● **ASSIGNMENT**: Reproduce only what lies between the first line of the material below and the line containing "Answer: 1157/8 ≈ 144.63", with both of those lines included and every line kept exact.

● **DATA**:
══════════════════════════════
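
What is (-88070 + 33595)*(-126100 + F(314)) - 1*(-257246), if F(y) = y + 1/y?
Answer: 2151669118669/314 ≈ 6.8525e+9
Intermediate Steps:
(-88070 + 33595)*(-126100 + F(314)) - 1*(-257246) = (-88070 + 33595)*(-126100 + (314 + 1/314)) - 1*(-257246) = -54475*(-126100 + (314 + 1/314)) + 257246 = -54475*(-126100 + 98597/314) + 257246 = -54475*(-39496803/314) + 257246 = 2151588343425/314 + 257246 = 2151669118669/314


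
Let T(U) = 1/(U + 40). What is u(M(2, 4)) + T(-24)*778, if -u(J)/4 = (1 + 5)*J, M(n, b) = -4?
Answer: 1157/8 ≈ 144.63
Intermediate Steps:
u(J) = -24*J (u(J) = -4*(1 + 5)*J = -24*J)
T(U) = 1/(40 + U)
u(M(2, 4)) + T(-24)*778 = -24*(-4) + 778/(40 - 24) = 96 + 778/16 = 96 + (1/16)*778 = 96 + 389/8 = 1157/8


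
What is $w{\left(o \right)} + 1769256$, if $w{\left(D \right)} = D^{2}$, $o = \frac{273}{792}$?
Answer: $\frac{123310074457}{69696} \approx 1.7693 \cdot 10^{6}$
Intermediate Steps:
$o = \frac{91}{264}$ ($o = 273 \cdot \frac{1}{792} = \frac{91}{264} \approx 0.3447$)
$w{\left(o \right)} + 1769256 = \left(\frac{91}{264}\right)^{2} + 1769256 = \frac{8281}{69696} + 1769256 = \frac{123310074457}{69696}$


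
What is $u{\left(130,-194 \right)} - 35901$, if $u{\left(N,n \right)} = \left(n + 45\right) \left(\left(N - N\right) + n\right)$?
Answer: $-6995$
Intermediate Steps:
$u{\left(N,n \right)} = n \left(45 + n\right)$ ($u{\left(N,n \right)} = \left(45 + n\right) \left(0 + n\right) = \left(45 + n\right) n = n \left(45 + n\right)$)
$u{\left(130,-194 \right)} - 35901 = - 194 \left(45 - 194\right) - 35901 = \left(-194\right) \left(-149\right) - 35901 = 28906 - 35901 = -6995$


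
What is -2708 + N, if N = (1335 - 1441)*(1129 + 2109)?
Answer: -345936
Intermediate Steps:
N = -343228 (N = -106*3238 = -343228)
-2708 + N = -2708 - 343228 = -345936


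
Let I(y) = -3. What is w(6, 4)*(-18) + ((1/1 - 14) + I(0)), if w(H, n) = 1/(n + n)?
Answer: -73/4 ≈ -18.250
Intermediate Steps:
w(H, n) = 1/(2*n)
w(6, 4)*(-18) + ((1/1 - 14) + I(0)) = ((½)/4)*(-18) + ((1/1 - 14) - 3) = ((½)*(¼))*(-18) + ((1 - 14) - 3) = (⅛)*(-18) + (-13 - 3) = -9/4 - 16 = -73/4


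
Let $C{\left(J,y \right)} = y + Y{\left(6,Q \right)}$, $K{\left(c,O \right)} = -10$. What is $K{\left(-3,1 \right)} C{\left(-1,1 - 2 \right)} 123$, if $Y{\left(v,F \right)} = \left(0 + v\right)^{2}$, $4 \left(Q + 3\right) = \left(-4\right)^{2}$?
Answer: $-43050$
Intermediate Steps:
$Q = 1$ ($Q = -3 + \frac{\left(-4\right)^{2}}{4} = -3 + \frac{1}{4} \cdot 16 = -3 + 4 = 1$)
$Y{\left(v,F \right)} = v^{2}$
$C{\left(J,y \right)} = 36 + y$ ($C{\left(J,y \right)} = y + 6^{2} = y + 36 = 36 + y$)
$K{\left(-3,1 \right)} C{\left(-1,1 - 2 \right)} 123 = - 10 \left(36 + \left(1 - 2\right)\right) 123 = - 10 \left(36 - 1\right) 123 = \left(-10\right) 35 \cdot 123 = \left(-350\right) 123 = -43050$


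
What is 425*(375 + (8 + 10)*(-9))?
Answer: 90525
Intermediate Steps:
425*(375 + (8 + 10)*(-9)) = 425*(375 + 18*(-9)) = 425*(375 - 162) = 425*213 = 90525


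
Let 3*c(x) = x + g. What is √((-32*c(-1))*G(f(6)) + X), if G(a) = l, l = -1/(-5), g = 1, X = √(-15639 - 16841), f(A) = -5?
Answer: 2*2030^(¼)*√I ≈ 9.4927 + 9.4927*I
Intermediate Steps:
X = 4*I*√2030 (X = √(-32480) = 4*I*√2030 ≈ 180.22*I)
l = ⅕ (l = -1*(-⅕) = ⅕ ≈ 0.20000)
G(a) = ⅕
c(x) = ⅓ + x/3 (c(x) = (x + 1)/3 = (1 + x)/3 = ⅓ + x/3)
√((-32*c(-1))*G(f(6)) + X) = √(-32*(⅓ + (⅓)*(-1))*(⅕) + 4*I*√2030) = √(-32*(⅓ - ⅓)*(⅕) + 4*I*√2030) = √(-32*0*(⅕) + 4*I*√2030) = √(0*(⅕) + 4*I*√2030) = √(0 + 4*I*√2030) = √(4*I*√2030) = 2*2030^(¼)*√I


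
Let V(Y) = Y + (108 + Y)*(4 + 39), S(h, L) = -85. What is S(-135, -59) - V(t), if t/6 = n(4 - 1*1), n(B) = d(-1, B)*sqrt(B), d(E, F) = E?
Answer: -4729 + 264*sqrt(3) ≈ -4271.7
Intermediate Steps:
n(B) = -sqrt(B)
t = -6*sqrt(3) (t = 6*(-sqrt(4 - 1*1)) = 6*(-sqrt(4 - 1)) = 6*(-sqrt(3)) = -6*sqrt(3) ≈ -10.392)
V(Y) = 4644 + 44*Y (V(Y) = Y + (108 + Y)*43 = Y + (4644 + 43*Y) = 4644 + 44*Y)
S(-135, -59) - V(t) = -85 - (4644 + 44*(-6*sqrt(3))) = -85 - (4644 - 264*sqrt(3)) = -85 + (-4644 + 264*sqrt(3)) = -4729 + 264*sqrt(3)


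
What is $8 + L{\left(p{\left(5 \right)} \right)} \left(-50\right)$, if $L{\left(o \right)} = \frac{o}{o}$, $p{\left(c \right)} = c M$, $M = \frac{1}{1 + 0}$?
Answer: $-42$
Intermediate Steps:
$M = 1$ ($M = 1^{-1} = 1$)
$p{\left(c \right)} = c$ ($p{\left(c \right)} = c 1 = c$)
$L{\left(o \right)} = 1$
$8 + L{\left(p{\left(5 \right)} \right)} \left(-50\right) = 8 + 1 \left(-50\right) = 8 - 50 = -42$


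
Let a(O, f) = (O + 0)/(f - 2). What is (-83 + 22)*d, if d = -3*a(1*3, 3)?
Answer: 549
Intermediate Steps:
a(O, f) = O/(-2 + f)
d = -9 (d = -3*1*3/(-2 + 3) = -9/1 = -9 ≈ -9.0000)
(-83 + 22)*d = (-83 + 22)*(-9) = -61*(-9) = 549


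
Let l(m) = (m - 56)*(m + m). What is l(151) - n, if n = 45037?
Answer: -16347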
══════════════════════════════
● **TASK SOLUTION**:
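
What is (-88070 + 33595)*(-126100 + F(314)) - 1*(-257246), if F(y) = y + 1/y?
Answer: 2151669118669/314 ≈ 6.8525e+9
Intermediate Steps:
(-88070 + 33595)*(-126100 + F(314)) - 1*(-257246) = (-88070 + 33595)*(-126100 + (314 + 1/314)) - 1*(-257246) = -54475*(-126100 + (314 + 1/314)) + 257246 = -54475*(-126100 + 98597/314) + 257246 = -54475*(-39496803/314) + 257246 = 2151588343425/314 + 257246 = 2151669118669/314


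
Let T(U) = 1/(U + 40). What is u(M(2, 4)) + T(-24)*778, if -u(J)/4 = (1 + 5)*J, M(n, b) = -4?
Answer: 1157/8 ≈ 144.63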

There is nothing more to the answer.